— DESCRIPTION OF THE TASK —
Do any lines in the data below contain "direct"? If so, copy every one of them.

— EXCERPTED DATA —
────

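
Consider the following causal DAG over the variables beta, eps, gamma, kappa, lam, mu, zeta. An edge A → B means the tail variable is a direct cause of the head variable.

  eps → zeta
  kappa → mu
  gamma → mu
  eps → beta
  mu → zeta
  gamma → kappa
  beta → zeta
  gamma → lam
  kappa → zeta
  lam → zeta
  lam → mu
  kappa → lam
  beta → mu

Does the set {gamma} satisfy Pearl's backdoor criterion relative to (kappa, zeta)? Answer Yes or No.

Yes

Backdoor paths from kappa to zeta (paths whose first edge points into kappa):
  P1: kappa <- gamma -> lam -> mu <- beta <- eps -> zeta
  P2: kappa <- gamma -> lam -> mu <- beta -> zeta
  P3: kappa <- gamma -> lam -> mu -> zeta
  P4: kappa <- gamma -> lam -> zeta
  P5: kappa <- gamma -> mu <- beta <- eps -> zeta
  P6: kappa <- gamma -> mu <- beta -> zeta
  P7: kappa <- gamma -> mu <- lam -> zeta
  P8: kappa <- gamma -> mu -> zeta
Condition 1 (no descendant of kappa in the set): holds — descendants of kappa are {lam, mu, zeta}; none are in {gamma}.
Condition 2 (every backdoor path blocked by {gamma}):
  P1: blocked at fork node gamma ∈ conditioning set.
  P2: blocked at fork node gamma ∈ conditioning set.
  P3: blocked at fork node gamma ∈ conditioning set.
  P4: blocked at fork node gamma ∈ conditioning set.
  P5: blocked at fork node gamma ∈ conditioning set.
  P6: blocked at fork node gamma ∈ conditioning set.
  P7: blocked at fork node gamma ∈ conditioning set.
  P8: blocked at fork node gamma ∈ conditioning set.
{gamma} satisfies the backdoor criterion.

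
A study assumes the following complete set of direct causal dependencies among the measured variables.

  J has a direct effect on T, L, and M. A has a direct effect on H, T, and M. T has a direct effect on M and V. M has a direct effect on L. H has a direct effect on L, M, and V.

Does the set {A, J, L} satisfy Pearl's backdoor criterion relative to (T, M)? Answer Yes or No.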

────

— SOLUTION TO THIS EXERCISE —
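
Consider the following causal DAG over the variables beta, eps, gamma, kappa, lam, mu, zeta. An edge A → B means the tail variable is a direct cause of the head variable.
A study assumes the following complete set of direct causal dependencies among the measured variables.
  J has a direct effect on T, L, and M. A has a direct effect on H, T, and M. T has a direct effect on M and V. M has a direct effect on L. H has a direct effect on L, M, and V.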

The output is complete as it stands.